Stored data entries

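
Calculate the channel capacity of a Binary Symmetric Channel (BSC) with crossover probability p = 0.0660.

For BSC with error probability p:
C = 1 - H(p) where H(p) is binary entropy
H(0.0660) = -0.0660 × log₂(0.0660) - 0.9340 × log₂(0.9340)
H(p) = 0.3508
C = 1 - 0.3508 = 0.6492 bits/use


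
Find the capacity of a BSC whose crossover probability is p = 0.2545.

For BSC with error probability p:
C = 1 - H(p) where H(p) is binary entropy
H(0.2545) = -0.2545 × log₂(0.2545) - 0.7455 × log₂(0.7455)
H(p) = 0.8183
C = 1 - 0.8183 = 0.1817 bits/use


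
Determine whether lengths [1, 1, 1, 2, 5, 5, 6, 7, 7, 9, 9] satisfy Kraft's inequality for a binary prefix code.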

Your task
Once more, write out the entries exactly as they were written.

Output for this task
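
Calculate the channel capacity of a Binary Symmetric Channel (BSC) with crossover probability p = 0.0660.

For BSC with error probability p:
C = 1 - H(p) where H(p) is binary entropy
H(0.0660) = -0.0660 × log₂(0.0660) - 0.9340 × log₂(0.9340)
H(p) = 0.3508
C = 1 - 0.3508 = 0.6492 bits/use


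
Find the capacity of a BSC whose crossover probability is p = 0.2545.

For BSC with error probability p:
C = 1 - H(p) where H(p) is binary entropy
H(0.2545) = -0.2545 × log₂(0.2545) - 0.7455 × log₂(0.7455)
H(p) = 0.8183
C = 1 - 0.8183 = 0.1817 bits/use


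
Determine whether lengths [1, 1, 1, 2, 5, 5, 6, 7, 7, 9, 9] satisfy Kraft's inequality for a binary prefix code.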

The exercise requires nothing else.